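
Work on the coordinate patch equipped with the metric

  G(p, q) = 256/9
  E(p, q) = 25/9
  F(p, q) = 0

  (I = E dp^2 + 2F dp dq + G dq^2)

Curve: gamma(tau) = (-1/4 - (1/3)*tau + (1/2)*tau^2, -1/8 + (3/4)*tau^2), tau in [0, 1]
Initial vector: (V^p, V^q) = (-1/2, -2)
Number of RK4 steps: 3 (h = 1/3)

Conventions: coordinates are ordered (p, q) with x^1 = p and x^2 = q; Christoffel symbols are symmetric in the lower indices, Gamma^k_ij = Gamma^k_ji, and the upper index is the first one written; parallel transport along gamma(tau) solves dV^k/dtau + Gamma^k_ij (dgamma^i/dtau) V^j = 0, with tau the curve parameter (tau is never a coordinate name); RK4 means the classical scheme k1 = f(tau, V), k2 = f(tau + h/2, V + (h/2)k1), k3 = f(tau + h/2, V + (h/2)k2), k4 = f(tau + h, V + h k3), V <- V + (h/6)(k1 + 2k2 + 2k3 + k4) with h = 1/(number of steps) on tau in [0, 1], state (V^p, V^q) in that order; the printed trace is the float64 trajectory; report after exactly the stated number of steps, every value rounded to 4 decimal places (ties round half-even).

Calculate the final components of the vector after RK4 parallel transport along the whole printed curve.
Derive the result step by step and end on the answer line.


gamma'(tau) = (-1/3 + tau, (3/2)*tau); f(tau, V)^k = -Gamma^k_ij(gamma(tau)) gamma'^i(tau) V^j; h = 1/3; intermediate values shown to 6 dp
curve data and Christoffel symbols at the stage parameters:
  tau = 0.000000: gamma = (-0.250000, -0.125000), gamma' = (-0.333333, 0.000000); Gamma_ppp = 0.000000, Gamma_ppq = 0.000000, Gamma_pqq = 0.000000, Gamma_qpp = 0.000000, Gamma_qpq = 0.000000, Gamma_qqq = 0.000000
  tau = 0.166667: gamma = (-0.291667, -0.104167), gamma' = (-0.166667, 0.250000); Gamma_ppp = 0.000000, Gamma_ppq = 0.000000, Gamma_pqq = 0.000000, Gamma_qpp = 0.000000, Gamma_qpq = 0.000000, Gamma_qqq = 0.000000
  tau = 0.333333: gamma = (-0.305556, -0.041667), gamma' = (0.000000, 0.500000); Gamma_ppp = 0.000000, Gamma_ppq = 0.000000, Gamma_pqq = 0.000000, Gamma_qpp = 0.000000, Gamma_qpq = 0.000000, Gamma_qqq = 0.000000
  tau = 0.500000: gamma = (-0.291667, 0.062500), gamma' = (0.166667, 0.750000); Gamma_ppp = 0.000000, Gamma_ppq = 0.000000, Gamma_pqq = 0.000000, Gamma_qpp = 0.000000, Gamma_qpq = 0.000000, Gamma_qqq = 0.000000
  tau = 0.666667: gamma = (-0.250000, 0.208333), gamma' = (0.333333, 1.000000); Gamma_ppp = 0.000000, Gamma_ppq = 0.000000, Gamma_pqq = 0.000000, Gamma_qpp = 0.000000, Gamma_qpq = 0.000000, Gamma_qqq = 0.000000
  tau = 0.833333: gamma = (-0.180556, 0.395833), gamma' = (0.500000, 1.250000); Gamma_ppp = 0.000000, Gamma_ppq = 0.000000, Gamma_pqq = 0.000000, Gamma_qpp = 0.000000, Gamma_qpq = 0.000000, Gamma_qqq = 0.000000
  tau = 1.000000: gamma = (-0.083333, 0.625000), gamma' = (0.666667, 1.500000); Gamma_ppp = 0.000000, Gamma_ppq = 0.000000, Gamma_pqq = 0.000000, Gamma_qpp = 0.000000, Gamma_qpq = 0.000000, Gamma_qqq = 0.000000
step 0: V^p = -0.5000, V^q = -2.0000
step 1: k1 = (0.000000, 0.000000), k2 = (0.000000, 0.000000), k3 = (0.000000, 0.000000), k4 = (0.000000, 0.000000); V <- V + (h/6)(k1 + 2k2 + 2k3 + k4): V^p = -0.5000, V^q = -2.0000
step 2: k1 = (0.000000, 0.000000), k2 = (0.000000, 0.000000), k3 = (0.000000, 0.000000), k4 = (0.000000, 0.000000); V <- V + (h/6)(k1 + 2k2 + 2k3 + k4): V^p = -0.5000, V^q = -2.0000
step 3: k1 = (0.000000, 0.000000), k2 = (0.000000, 0.000000), k3 = (0.000000, 0.000000), k4 = (0.000000, 0.000000); V <- V + (h/6)(k1 + 2k2 + 2k3 + k4): V^p = -0.5000, V^q = -2.0000

Answer: V^p = -0.5000, V^q = -2.0000


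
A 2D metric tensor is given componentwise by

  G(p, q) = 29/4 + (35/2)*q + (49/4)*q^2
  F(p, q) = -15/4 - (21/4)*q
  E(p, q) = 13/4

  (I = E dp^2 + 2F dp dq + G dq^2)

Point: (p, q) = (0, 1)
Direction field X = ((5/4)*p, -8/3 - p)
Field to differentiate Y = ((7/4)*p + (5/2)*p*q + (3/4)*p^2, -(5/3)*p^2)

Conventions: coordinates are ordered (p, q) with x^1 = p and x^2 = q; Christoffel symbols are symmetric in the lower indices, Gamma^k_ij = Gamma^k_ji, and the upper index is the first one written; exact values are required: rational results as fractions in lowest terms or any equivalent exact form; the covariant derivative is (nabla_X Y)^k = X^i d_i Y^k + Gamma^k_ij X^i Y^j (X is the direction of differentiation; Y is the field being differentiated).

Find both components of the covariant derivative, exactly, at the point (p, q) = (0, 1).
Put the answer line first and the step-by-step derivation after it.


Answer: (nabla_X Y)^p = 0, (nabla_X Y)^q = 0

E = 13/4, F = -9, G = 37 at the point
E_p = 0, E_q = 0, F_p = 0, F_q = -21/4, G_p = 0, G_q = 42
EG - F^2 = 157/4;  g^inv = (4/157) * [[37, 9], [9, 13/4]]
first-kind symbols [ij,l] = (1/2)(d_i g_jl + d_j g_il - d_l g_ij): [pp,p] = E_p/2 = 0, [pp,q] = F_p - E_q/2 = 0, [pq,p] = E_q/2 = 0, [pq,q] = G_p/2 = 0, [qq,p] = F_q - G_p/2 = -21/4, [qq,q] = G_q/2 = 21
Gamma^p_ij = (G*[ij,p] - F*[ij,q])/(EG - F^2), Gamma^q_ij = (E*[ij,q] - F*[ij,p])/(EG - F^2)
Gamma_ppp = 0, Gamma_ppq = 0, Gamma_pqq = -21/157, Gamma_qpp = 0, Gamma_qpq = 0, Gamma_qqq = 84/157
X = (0, -8/3), Y = (0, 0) at the point


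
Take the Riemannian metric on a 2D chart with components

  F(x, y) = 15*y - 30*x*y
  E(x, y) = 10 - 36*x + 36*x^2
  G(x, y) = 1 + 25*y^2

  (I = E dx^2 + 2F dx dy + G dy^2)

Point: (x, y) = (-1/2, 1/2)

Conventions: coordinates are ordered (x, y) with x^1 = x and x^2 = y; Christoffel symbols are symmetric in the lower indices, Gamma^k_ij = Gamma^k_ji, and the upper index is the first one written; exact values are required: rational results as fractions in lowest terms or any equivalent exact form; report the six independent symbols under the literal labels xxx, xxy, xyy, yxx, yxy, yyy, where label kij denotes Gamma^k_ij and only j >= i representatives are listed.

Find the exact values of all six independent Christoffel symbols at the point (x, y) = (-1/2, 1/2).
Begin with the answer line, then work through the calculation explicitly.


Answer: Gamma_xxx = -144/173, Gamma_xxy = 0, Gamma_xyy = 120/173, Gamma_yxx = -60/173, Gamma_yxy = 0, Gamma_yyy = 50/173

E = 37, F = 15, G = 29/4 at the point
E_x = -72, E_y = 0, F_x = -15, F_y = 30, G_x = 0, G_y = 25
EG - F^2 = 173/4;  g^inv = (4/173) * [[29/4, -15], [-15, 37]]
first-kind symbols [ij,l] = (1/2)(d_i g_jl + d_j g_il - d_l g_ij): [xx,x] = E_x/2 = -36, [xx,y] = F_x - E_y/2 = -15, [xy,x] = E_y/2 = 0, [xy,y] = G_x/2 = 0, [yy,x] = F_y - G_x/2 = 30, [yy,y] = G_y/2 = 25/2
Gamma^x_ij = (G*[ij,x] - F*[ij,y])/(EG - F^2), Gamma^y_ij = (E*[ij,y] - F*[ij,x])/(EG - F^2)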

Requirement:
Please write out, exactly as they appear above, only the lines in the stretch from the line with "Point: (p, q) = (0, 1)" through the line with "Conventions: coordinates are ordered (x, y)".

Result:
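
Point: (p, q) = (0, 1)
Direction field X = ((5/4)*p, -8/3 - p)
Field to differentiate Y = ((7/4)*p + (5/2)*p*q + (3/4)*p^2, -(5/3)*p^2)

Conventions: coordinates are ordered (p, q) with x^1 = p and x^2 = q; Christoffel symbols are symmetric in the lower indices, Gamma^k_ij = Gamma^k_ji, and the upper index is the first one written; exact values are required: rational results as fractions in lowest terms or any equivalent exact form; the covariant derivative is (nabla_X Y)^k = X^i d_i Y^k + Gamma^k_ij X^i Y^j (X is the direction of differentiation; Y is the field being differentiated).

Find both components of the covariant derivative, exactly, at the point (p, q) = (0, 1).
Put the answer line first and the step-by-step derivation after it.


Answer: (nabla_X Y)^p = 0, (nabla_X Y)^q = 0

E = 13/4, F = -9, G = 37 at the point
E_p = 0, E_q = 0, F_p = 0, F_q = -21/4, G_p = 0, G_q = 42
EG - F^2 = 157/4;  g^inv = (4/157) * [[37, 9], [9, 13/4]]
first-kind symbols [ij,l] = (1/2)(d_i g_jl + d_j g_il - d_l g_ij): [pp,p] = E_p/2 = 0, [pp,q] = F_p - E_q/2 = 0, [pq,p] = E_q/2 = 0, [pq,q] = G_p/2 = 0, [qq,p] = F_q - G_p/2 = -21/4, [qq,q] = G_q/2 = 21
Gamma^p_ij = (G*[ij,p] - F*[ij,q])/(EG - F^2), Gamma^q_ij = (E*[ij,q] - F*[ij,p])/(EG - F^2)
Gamma_ppp = 0, Gamma_ppq = 0, Gamma_pqq = -21/157, Gamma_qpp = 0, Gamma_qpq = 0, Gamma_qqq = 84/157
X = (0, -8/3), Y = (0, 0) at the point


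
Take the Riemannian metric on a 2D chart with components

  F(x, y) = 15*y - 30*x*y
  E(x, y) = 10 - 36*x + 36*x^2
  G(x, y) = 1 + 25*y^2

  (I = E dx^2 + 2F dx dy + G dy^2)

Point: (x, y) = (-1/2, 1/2)

Conventions: coordinates are ordered (x, y) with x^1 = x and x^2 = y; Christoffel symbols are symmetric in the lower indices, Gamma^k_ij = Gamma^k_ji, and the upper index is the first one written; exact values are required: rational results as fractions in lowest terms or any equivalent exact form; report the six independent symbols under the literal labels xxx, xxy, xyy, yxx, yxy, yyy, where label kij denotes Gamma^k_ij and only j >= i representatives are listed.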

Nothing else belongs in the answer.